##### Source information
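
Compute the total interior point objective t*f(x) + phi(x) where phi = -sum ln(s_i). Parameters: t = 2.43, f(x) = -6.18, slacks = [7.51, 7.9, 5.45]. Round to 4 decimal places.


Step 1: Compute log-barrier.
ln values: [2.0162, 2.0669, 1.6956]
phi = -(2.0162 + 2.0669 + 1.6956) = -5.7787
Step 2: Compute augmented objective.
t*f(x) = 2.43*-6.18 = -15.0174
Total = -15.0174 - 5.7787 = -20.7961


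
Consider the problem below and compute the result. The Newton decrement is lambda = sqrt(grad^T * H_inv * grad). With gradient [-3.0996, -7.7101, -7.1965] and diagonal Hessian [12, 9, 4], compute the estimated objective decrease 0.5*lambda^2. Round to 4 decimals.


Step 1: H is diagonal, so H^(-1) * g = [-0.2583, -0.8567, -1.7991].
Step 2: g^T H^(-1) g = sum_i g_i^2 / H_ii
  = (-3.0996)^2/12 + (-7.7101)^2/9 + (-7.1965)^2/4
  = 0.8006 + 6.6051 + 12.9474 = 20.3531
Step 3: Objective decrease = 0.5 * g^T H^(-1) g = 10.1766


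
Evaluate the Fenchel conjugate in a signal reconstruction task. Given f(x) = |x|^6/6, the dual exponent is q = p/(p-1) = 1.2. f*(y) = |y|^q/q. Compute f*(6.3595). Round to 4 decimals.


The conjugate exponent q satisfies 1/p + 1/q = 1.
p = 6, so q = 6/(6 - 1) = 1.2
|y|^q = 6.3595^1.2 = 9.2068
f*(6.3595) = 9.2068 / 1.2 = 7.6723


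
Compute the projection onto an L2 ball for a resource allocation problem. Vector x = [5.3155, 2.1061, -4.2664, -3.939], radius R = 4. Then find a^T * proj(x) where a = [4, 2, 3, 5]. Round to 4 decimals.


Step 1: Compute ||x|| (intermediates to 6 decimals).
||x|| = sqrt(5.3155^2 + 2.1061^2 + (-4.2664)^2 + (-3.939)^2) = 8.149116
Step 2: Project.
Since ||x|| > R, scale = R/||x|| = 4/8.149116 = 0.490851, proj(x) = scale * x
proj(x) = [2.609118, 1.033781, -2.094167, -1.933462]
Step 3: Dot product.
a^T * proj(x) = 4*2.609118 + 2*1.033781 + 3*(-2.094167) + 5*(-1.933462) = -3.4458


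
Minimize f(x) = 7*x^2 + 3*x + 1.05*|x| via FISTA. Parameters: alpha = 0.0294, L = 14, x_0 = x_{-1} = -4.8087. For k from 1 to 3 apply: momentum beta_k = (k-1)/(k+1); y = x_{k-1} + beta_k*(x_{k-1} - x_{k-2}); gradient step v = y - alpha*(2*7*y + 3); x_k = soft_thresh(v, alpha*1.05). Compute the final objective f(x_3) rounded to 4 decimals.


FISTA on f(x) = 7*x^2 + 3*x + 1.05*|x|
L = 14, alpha = 0.0294
Iteration 1: beta = 0.0, y = -4.8087 + 0.0*(-4.8087 + 4.8087) = -4.8087
  grad(y) = -64.3218, v = y - alpha*grad = -2.9176
  prox(v) = soft_thresh(-2.9176, 0.0309) = -2.8868
Iteration 2: beta = 0.3333, y = -2.8868 + 0.3333*(-2.8868 + 4.8087) = -2.2461
  grad(y) = -28.4458, v = y - alpha*grad = -1.4098
  prox(v) = soft_thresh(-1.4098, 0.0309) = -1.379
Iteration 3: beta = 0.5, y = -1.379 + 0.5*(-1.379 + 2.8868) = -0.625
  grad(y) = -5.7506, v = y - alpha*grad = -0.456
  prox(v) = soft_thresh(-0.456, 0.0309) = -0.4251
f(x_3) = 7*(-0.4251)^2 + 3*(-0.4251) + 1.05*|-0.4251| = 0.436


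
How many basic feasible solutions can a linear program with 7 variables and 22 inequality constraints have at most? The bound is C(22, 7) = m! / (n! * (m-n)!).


Each vertex corresponds to some choice of n active constraints out of m, so the number of vertices is at most C(m, n) = m! / (n!(m-n)!).
m = 22, n = 7
Numerator: 22 * 21 * 20 * 19 * 18 * 17 * 16
Denominator: 7! = 5040
C(22, 7) = 170544


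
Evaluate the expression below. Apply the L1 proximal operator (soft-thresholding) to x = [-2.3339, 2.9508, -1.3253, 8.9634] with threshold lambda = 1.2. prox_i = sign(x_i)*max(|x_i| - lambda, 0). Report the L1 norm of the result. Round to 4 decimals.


Soft-thresholding with lambda = 1.2:
prox(-2.3339) = sign(-2.3339)*max(|-2.3339| - 1.2, 0) = -1.1339
prox(2.9508) = sign(2.9508)*max(|2.9508| - 1.2, 0) = 1.7508
prox(-1.3253) = sign(-1.3253)*max(|-1.3253| - 1.2, 0) = -0.1253
prox(8.9634) = sign(8.9634)*max(|8.9634| - 1.2, 0) = 7.7634
prox(x) = [-1.1339, 1.7508, -0.1253, 7.7634]
||prox(x)||_1 = 1.1339 + 1.7508 + 0.1253 + 7.7634 = 10.7734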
##########
What is required: Begin with the line that contains "Evaluate the expression" and end with the last line of the records; set down every line in that span exactly, and nothing else.

Answer to this exercise:
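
Evaluate the expression below. Apply the L1 proximal operator (soft-thresholding) to x = [-2.3339, 2.9508, -1.3253, 8.9634] with threshold lambda = 1.2. prox_i = sign(x_i)*max(|x_i| - lambda, 0). Report the L1 norm of the result. Round to 4 decimals.


Soft-thresholding with lambda = 1.2:
prox(-2.3339) = sign(-2.3339)*max(|-2.3339| - 1.2, 0) = -1.1339
prox(2.9508) = sign(2.9508)*max(|2.9508| - 1.2, 0) = 1.7508
prox(-1.3253) = sign(-1.3253)*max(|-1.3253| - 1.2, 0) = -0.1253
prox(8.9634) = sign(8.9634)*max(|8.9634| - 1.2, 0) = 7.7634
prox(x) = [-1.1339, 1.7508, -0.1253, 7.7634]
||prox(x)||_1 = 1.1339 + 1.7508 + 0.1253 + 7.7634 = 10.7734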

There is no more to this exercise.